__What the task asks__: Reply with the data below, repeated exactly in full.

__Material provided__:
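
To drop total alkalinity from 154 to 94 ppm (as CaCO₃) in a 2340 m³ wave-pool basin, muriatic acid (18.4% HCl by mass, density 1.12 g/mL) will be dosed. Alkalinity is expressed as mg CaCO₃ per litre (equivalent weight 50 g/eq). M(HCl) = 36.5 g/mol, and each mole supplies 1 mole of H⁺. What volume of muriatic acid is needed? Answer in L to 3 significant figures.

497 L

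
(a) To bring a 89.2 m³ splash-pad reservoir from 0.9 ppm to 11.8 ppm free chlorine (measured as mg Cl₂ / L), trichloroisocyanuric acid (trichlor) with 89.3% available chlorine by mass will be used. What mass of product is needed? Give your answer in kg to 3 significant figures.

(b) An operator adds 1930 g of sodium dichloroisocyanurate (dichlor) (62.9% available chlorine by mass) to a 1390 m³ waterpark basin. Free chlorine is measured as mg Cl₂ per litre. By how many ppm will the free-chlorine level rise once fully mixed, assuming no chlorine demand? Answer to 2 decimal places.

(a) Volume: 89.2 m³ = 89,200 L.
(a) Chlorine deficit: 11.8 − 0.9 = 10.9 ppm = 10.9 mg/L as Cl₂.
(a) Cl₂ equivalent needed: 10.9 mg/L × 89,200 L = 972,300 mg = 972.3 g.
(a) Product at 89.3% available chlorine: 972.3 / 0.893 = 1089 g.

(b) Volume: 1390 m³ = 1,390,000 L.
(b) Available chlorine delivered: 1930 g × 0.629 = 1214 g as Cl₂.
(b) Concentration rise: 1214 g / 1,390,000 L = 0.8734 mg/L = 0.87 ppm.

(a) 1.09 kg; (b) 0.87 ppm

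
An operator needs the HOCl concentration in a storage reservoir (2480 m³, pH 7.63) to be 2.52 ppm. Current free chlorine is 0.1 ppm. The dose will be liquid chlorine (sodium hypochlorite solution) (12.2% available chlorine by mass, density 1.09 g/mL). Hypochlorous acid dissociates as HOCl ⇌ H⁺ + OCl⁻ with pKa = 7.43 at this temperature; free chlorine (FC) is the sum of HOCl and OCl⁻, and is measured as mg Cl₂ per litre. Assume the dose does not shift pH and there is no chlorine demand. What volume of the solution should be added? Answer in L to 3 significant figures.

Volume: 2480 m³ = 2,480,000 L.
[OCl⁻]/[HOCl] = 10^(pH − pKa) = 10^(7.63 − 7.43) = 1.585; fraction as HOCl = 1/(1 + 1.585) = 0.3869.
Free chlorine required for 2.52 ppm HOCl: 2.52 / 0.3869 = 6.514 ppm.
FC to add: 6.514 − 0.1 = 6.414 mg/L as Cl₂.
Cl₂ equivalent: 6.414 mg/L × 2,480,000 L = 15,910 g.
Product at 12.2% available Cl: 15,910 / 0.122 = 130,400 g.
Volume: 130,400 g ÷ 1.09 g/mL = 119,600 mL.

120 L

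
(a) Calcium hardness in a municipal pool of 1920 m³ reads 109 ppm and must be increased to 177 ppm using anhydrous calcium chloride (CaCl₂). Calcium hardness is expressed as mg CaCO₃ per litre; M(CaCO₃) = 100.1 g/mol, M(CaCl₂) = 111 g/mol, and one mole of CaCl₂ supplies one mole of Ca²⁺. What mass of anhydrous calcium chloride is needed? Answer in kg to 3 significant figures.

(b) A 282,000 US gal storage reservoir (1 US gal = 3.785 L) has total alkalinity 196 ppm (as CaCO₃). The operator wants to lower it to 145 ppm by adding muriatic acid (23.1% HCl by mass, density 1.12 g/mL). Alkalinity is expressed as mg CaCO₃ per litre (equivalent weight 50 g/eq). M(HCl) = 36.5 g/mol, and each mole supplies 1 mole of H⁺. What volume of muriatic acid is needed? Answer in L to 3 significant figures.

(a) 145 kg; (b) 154 L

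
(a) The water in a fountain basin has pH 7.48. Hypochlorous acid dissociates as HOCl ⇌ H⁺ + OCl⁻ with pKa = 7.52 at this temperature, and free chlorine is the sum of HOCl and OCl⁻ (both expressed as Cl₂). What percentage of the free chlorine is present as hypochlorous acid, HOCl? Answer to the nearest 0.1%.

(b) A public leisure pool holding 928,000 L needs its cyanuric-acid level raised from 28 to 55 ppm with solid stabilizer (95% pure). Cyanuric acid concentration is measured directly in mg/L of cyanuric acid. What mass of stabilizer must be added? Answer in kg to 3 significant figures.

(a) 52.3%; (b) 26.4 kg

(a) [OCl⁻]/[HOCl] = 10^(pH − pKa) = 10^(7.48 − 7.52) = 10^-0.04 = 0.912.
(a) Fraction as HOCl = 1 / (1 + 0.912) = 0.523.

(b) CYA to add: (55 − 28) = 27 mg/L × 928,000 L = 25,060 g cyanuric acid.
(b) At 95% purity: 25,060 / 0.95 = 26,370 g product.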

__Response to the exercise__:
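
To drop total alkalinity from 154 to 94 ppm (as CaCO₃) in a 2340 m³ wave-pool basin, muriatic acid (18.4% HCl by mass, density 1.12 g/mL) will be dosed. Alkalinity is expressed as mg CaCO₃ per litre (equivalent weight 50 g/eq). M(HCl) = 36.5 g/mol, and each mole supplies 1 mole of H⁺. What volume of muriatic acid is needed? Answer in L to 3 significant figures.

497 L

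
(a) To bring a 89.2 m³ splash-pad reservoir from 0.9 ppm to 11.8 ppm free chlorine (measured as mg Cl₂ / L), trichloroisocyanuric acid (trichlor) with 89.3% available chlorine by mass will be used. What mass of product is needed? Give your answer in kg to 3 significant figures.

(b) An operator adds 1930 g of sodium dichloroisocyanurate (dichlor) (62.9% available chlorine by mass) to a 1390 m³ waterpark basin. Free chlorine is measured as mg Cl₂ per litre. By how many ppm will the free-chlorine level rise once fully mixed, assuming no chlorine demand? Answer to 2 decimal places.

(a) Volume: 89.2 m³ = 89,200 L.
(a) Chlorine deficit: 11.8 − 0.9 = 10.9 ppm = 10.9 mg/L as Cl₂.
(a) Cl₂ equivalent needed: 10.9 mg/L × 89,200 L = 972,300 mg = 972.3 g.
(a) Product at 89.3% available chlorine: 972.3 / 0.893 = 1089 g.

(b) Volume: 1390 m³ = 1,390,000 L.
(b) Available chlorine delivered: 1930 g × 0.629 = 1214 g as Cl₂.
(b) Concentration rise: 1214 g / 1,390,000 L = 0.8734 mg/L = 0.87 ppm.

(a) 1.09 kg; (b) 0.87 ppm

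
An operator needs the HOCl concentration in a storage reservoir (2480 m³, pH 7.63) to be 2.52 ppm. Current free chlorine is 0.1 ppm. The dose will be liquid chlorine (sodium hypochlorite solution) (12.2% available chlorine by mass, density 1.09 g/mL). Hypochlorous acid dissociates as HOCl ⇌ H⁺ + OCl⁻ with pKa = 7.43 at this temperature; free chlorine (FC) is the sum of HOCl and OCl⁻, and is measured as mg Cl₂ per litre. Assume the dose does not shift pH and there is no chlorine demand. What volume of the solution should be added? Answer in L to 3 significant figures.

Volume: 2480 m³ = 2,480,000 L.
[OCl⁻]/[HOCl] = 10^(pH − pKa) = 10^(7.63 − 7.43) = 1.585; fraction as HOCl = 1/(1 + 1.585) = 0.3869.
Free chlorine required for 2.52 ppm HOCl: 2.52 / 0.3869 = 6.514 ppm.
FC to add: 6.514 − 0.1 = 6.414 mg/L as Cl₂.
Cl₂ equivalent: 6.414 mg/L × 2,480,000 L = 15,910 g.
Product at 12.2% available Cl: 15,910 / 0.122 = 130,400 g.
Volume: 130,400 g ÷ 1.09 g/mL = 119,600 mL.

120 L

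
(a) Calcium hardness in a municipal pool of 1920 m³ reads 109 ppm and must be increased to 177 ppm using anhydrous calcium chloride (CaCl₂). Calcium hardness is expressed as mg CaCO₃ per litre; M(CaCO₃) = 100.1 g/mol, M(CaCl₂) = 111 g/mol, and one mole of CaCl₂ supplies one mole of Ca²⁺. What mass of anhydrous calcium chloride is needed? Answer in kg to 3 significant figures.

(b) A 282,000 US gal storage reservoir (1 US gal = 3.785 L) has total alkalinity 196 ppm (as CaCO₃). The operator wants to lower it to 145 ppm by adding muriatic acid (23.1% HCl by mass, density 1.12 g/mL). Alkalinity is expressed as mg CaCO₃ per litre (equivalent weight 50 g/eq). M(HCl) = 36.5 g/mol, and each mole supplies 1 mole of H⁺. What volume of muriatic acid is needed? Answer in L to 3 significant figures.

(a) 145 kg; (b) 154 L

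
(a) The water in a fountain basin has pH 7.48. Hypochlorous acid dissociates as HOCl ⇌ H⁺ + OCl⁻ with pKa = 7.52 at this temperature, and free chlorine is the sum of HOCl and OCl⁻ (both expressed as Cl₂). What percentage of the free chlorine is present as hypochlorous acid, HOCl? Answer to the nearest 0.1%.

(b) A public leisure pool holding 928,000 L needs its cyanuric-acid level raised from 28 to 55 ppm with solid stabilizer (95% pure). Cyanuric acid concentration is measured directly in mg/L of cyanuric acid. What mass of stabilizer must be added? Answer in kg to 3 significant figures.

(a) 52.3%; (b) 26.4 kg

(a) [OCl⁻]/[HOCl] = 10^(pH − pKa) = 10^(7.48 − 7.52) = 10^-0.04 = 0.912.
(a) Fraction as HOCl = 1 / (1 + 0.912) = 0.523.

(b) CYA to add: (55 − 28) = 27 mg/L × 928,000 L = 25,060 g cyanuric acid.
(b) At 95% purity: 25,060 / 0.95 = 26,370 g product.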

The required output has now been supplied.